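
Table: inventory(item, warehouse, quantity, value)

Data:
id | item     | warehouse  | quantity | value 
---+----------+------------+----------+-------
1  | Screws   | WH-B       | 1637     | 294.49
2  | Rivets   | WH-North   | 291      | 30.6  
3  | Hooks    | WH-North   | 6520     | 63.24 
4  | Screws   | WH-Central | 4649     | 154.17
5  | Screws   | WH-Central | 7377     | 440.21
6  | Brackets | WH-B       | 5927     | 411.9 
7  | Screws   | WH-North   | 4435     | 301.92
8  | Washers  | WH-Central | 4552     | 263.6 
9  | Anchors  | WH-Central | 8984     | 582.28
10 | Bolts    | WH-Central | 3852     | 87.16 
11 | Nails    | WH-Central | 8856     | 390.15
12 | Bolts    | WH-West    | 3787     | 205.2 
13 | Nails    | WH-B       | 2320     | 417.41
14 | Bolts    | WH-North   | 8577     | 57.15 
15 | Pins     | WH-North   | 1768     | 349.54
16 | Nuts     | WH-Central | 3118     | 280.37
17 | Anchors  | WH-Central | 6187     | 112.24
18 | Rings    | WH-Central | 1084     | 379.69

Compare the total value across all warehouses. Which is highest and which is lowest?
SELECT warehouse, SUM(value)
FROM inventory
GROUP BY warehouse
ORDER BY SUM(value)

All groups:
  WH-West: 205.20
  WH-North: 802.45
  WH-B: 1123.80
  WH-Central: 2689.87

Highest: WH-Central (2689.87)
Lowest: WH-West (205.20)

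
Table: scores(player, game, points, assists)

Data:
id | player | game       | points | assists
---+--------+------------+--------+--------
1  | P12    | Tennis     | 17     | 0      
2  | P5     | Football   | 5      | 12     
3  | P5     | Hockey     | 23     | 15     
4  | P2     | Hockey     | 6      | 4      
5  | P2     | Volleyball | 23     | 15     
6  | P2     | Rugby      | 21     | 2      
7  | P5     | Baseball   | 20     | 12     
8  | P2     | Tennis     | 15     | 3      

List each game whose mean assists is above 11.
SELECT game, AVG(assists)
FROM scores
GROUP BY game
HAVING AVG(assists) > 11

Result:
  Baseball: avg=12.00
  Football: avg=12.00
  Volleyball: avg=15.00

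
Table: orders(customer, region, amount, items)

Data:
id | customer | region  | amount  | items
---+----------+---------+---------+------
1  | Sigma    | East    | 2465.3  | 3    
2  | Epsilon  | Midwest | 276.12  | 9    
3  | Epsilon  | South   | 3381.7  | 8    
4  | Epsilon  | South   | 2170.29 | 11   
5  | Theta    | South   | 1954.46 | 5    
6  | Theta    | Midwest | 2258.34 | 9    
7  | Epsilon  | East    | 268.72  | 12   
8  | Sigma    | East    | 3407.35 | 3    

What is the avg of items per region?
SELECT region, AVG(items) as result
FROM orders
GROUP BY region

Result:
  East: 6.00
  Midwest: 9.00
  South: 8.00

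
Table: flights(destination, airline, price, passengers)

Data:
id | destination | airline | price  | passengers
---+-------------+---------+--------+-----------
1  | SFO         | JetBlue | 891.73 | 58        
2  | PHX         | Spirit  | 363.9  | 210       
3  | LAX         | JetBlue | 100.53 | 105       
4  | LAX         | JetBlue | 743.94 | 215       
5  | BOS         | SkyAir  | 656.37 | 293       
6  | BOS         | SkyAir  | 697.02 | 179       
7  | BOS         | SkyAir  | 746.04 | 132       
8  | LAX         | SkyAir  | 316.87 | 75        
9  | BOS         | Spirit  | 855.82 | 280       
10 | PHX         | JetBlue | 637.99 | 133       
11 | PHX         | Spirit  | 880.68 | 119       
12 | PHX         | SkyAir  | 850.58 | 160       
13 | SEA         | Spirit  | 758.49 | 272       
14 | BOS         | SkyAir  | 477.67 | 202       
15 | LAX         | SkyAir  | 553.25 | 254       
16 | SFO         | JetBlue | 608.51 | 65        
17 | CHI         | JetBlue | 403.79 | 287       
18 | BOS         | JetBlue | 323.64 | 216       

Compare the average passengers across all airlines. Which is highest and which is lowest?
SELECT airline, AVG(passengers)
FROM flights
GROUP BY airline
ORDER BY AVG(passengers)

All groups:
  JetBlue: 154.14
  SkyAir: 185.00
  Spirit: 220.25

Highest: Spirit (220.25)
Lowest: JetBlue (154.14)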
════════
* [YOUR GOAL]: Without altering a single word, transcribe the entries above.

* [RESPONSE BOX]:
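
Table: inventory(item, warehouse, quantity, value)

Data:
id | item     | warehouse  | quantity | value 
---+----------+------------+----------+-------
1  | Screws   | WH-B       | 1637     | 294.49
2  | Rivets   | WH-North   | 291      | 30.6  
3  | Hooks    | WH-North   | 6520     | 63.24 
4  | Screws   | WH-Central | 4649     | 154.17
5  | Screws   | WH-Central | 7377     | 440.21
6  | Brackets | WH-B       | 5927     | 411.9 
7  | Screws   | WH-North   | 4435     | 301.92
8  | Washers  | WH-Central | 4552     | 263.6 
9  | Anchors  | WH-Central | 8984     | 582.28
10 | Bolts    | WH-Central | 3852     | 87.16 
11 | Nails    | WH-Central | 8856     | 390.15
12 | Bolts    | WH-West    | 3787     | 205.2 
13 | Nails    | WH-B       | 2320     | 417.41
14 | Bolts    | WH-North   | 8577     | 57.15 
15 | Pins     | WH-North   | 1768     | 349.54
16 | Nuts     | WH-Central | 3118     | 280.37
17 | Anchors  | WH-Central | 6187     | 112.24
18 | Rings    | WH-Central | 1084     | 379.69

Compare the total value across all warehouses. Which is highest and which is lowest?
SELECT warehouse, SUM(value)
FROM inventory
GROUP BY warehouse
ORDER BY SUM(value)

All groups:
  WH-West: 205.20
  WH-North: 802.45
  WH-B: 1123.80
  WH-Central: 2689.87

Highest: WH-Central (2689.87)
Lowest: WH-West (205.20)

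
Table: scores(player, game, points, assists)

Data:
id | player | game       | points | assists
---+--------+------------+--------+--------
1  | P12    | Tennis     | 17     | 0      
2  | P5     | Football   | 5      | 12     
3  | P5     | Hockey     | 23     | 15     
4  | P2     | Hockey     | 6      | 4      
5  | P2     | Volleyball | 23     | 15     
6  | P2     | Rugby      | 21     | 2      
7  | P5     | Baseball   | 20     | 12     
8  | P2     | Tennis     | 15     | 3      

List each game whose mean assists is above 11.
SELECT game, AVG(assists)
FROM scores
GROUP BY game
HAVING AVG(assists) > 11

Result:
  Baseball: avg=12.00
  Football: avg=12.00
  Volleyball: avg=15.00

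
Table: orders(customer, region, amount, items)

Data:
id | customer | region  | amount  | items
---+----------+---------+---------+------
1  | Sigma    | East    | 2465.3  | 3    
2  | Epsilon  | Midwest | 276.12  | 9    
3  | Epsilon  | South   | 3381.7  | 8    
4  | Epsilon  | South   | 2170.29 | 11   
5  | Theta    | South   | 1954.46 | 5    
6  | Theta    | Midwest | 2258.34 | 9    
7  | Epsilon  | East    | 268.72  | 12   
8  | Sigma    | East    | 3407.35 | 3    

What is the avg of items per region?
SELECT region, AVG(items) as result
FROM orders
GROUP BY region

Result:
  East: 6.00
  Midwest: 9.00
  South: 8.00

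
Table: flights(destination, airline, price, passengers)

Data:
id | destination | airline | price  | passengers
---+-------------+---------+--------+-----------
1  | SFO         | JetBlue | 891.73 | 58        
2  | PHX         | Spirit  | 363.9  | 210       
3  | LAX         | JetBlue | 100.53 | 105       
4  | LAX         | JetBlue | 743.94 | 215       
5  | BOS         | SkyAir  | 656.37 | 293       
6  | BOS         | SkyAir  | 697.02 | 179       
7  | BOS         | SkyAir  | 746.04 | 132       
8  | LAX         | SkyAir  | 316.87 | 75        
9  | BOS         | Spirit  | 855.82 | 280       
10 | PHX         | JetBlue | 637.99 | 133       
11 | PHX         | Spirit  | 880.68 | 119       
12 | PHX         | SkyAir  | 850.58 | 160       
13 | SEA         | Spirit  | 758.49 | 272       
14 | BOS         | SkyAir  | 477.67 | 202       
15 | LAX         | SkyAir  | 553.25 | 254       
16 | SFO         | JetBlue | 608.51 | 65        
17 | CHI         | JetBlue | 403.79 | 287       
18 | BOS         | JetBlue | 323.64 | 216       

Compare the average passengers across all airlines. Which is highest and which is lowest?
SELECT airline, AVG(passengers)
FROM flights
GROUP BY airline
ORDER BY AVG(passengers)

All groups:
  JetBlue: 154.14
  SkyAir: 185.00
  Spirit: 220.25

Highest: Spirit (220.25)
Lowest: JetBlue (154.14)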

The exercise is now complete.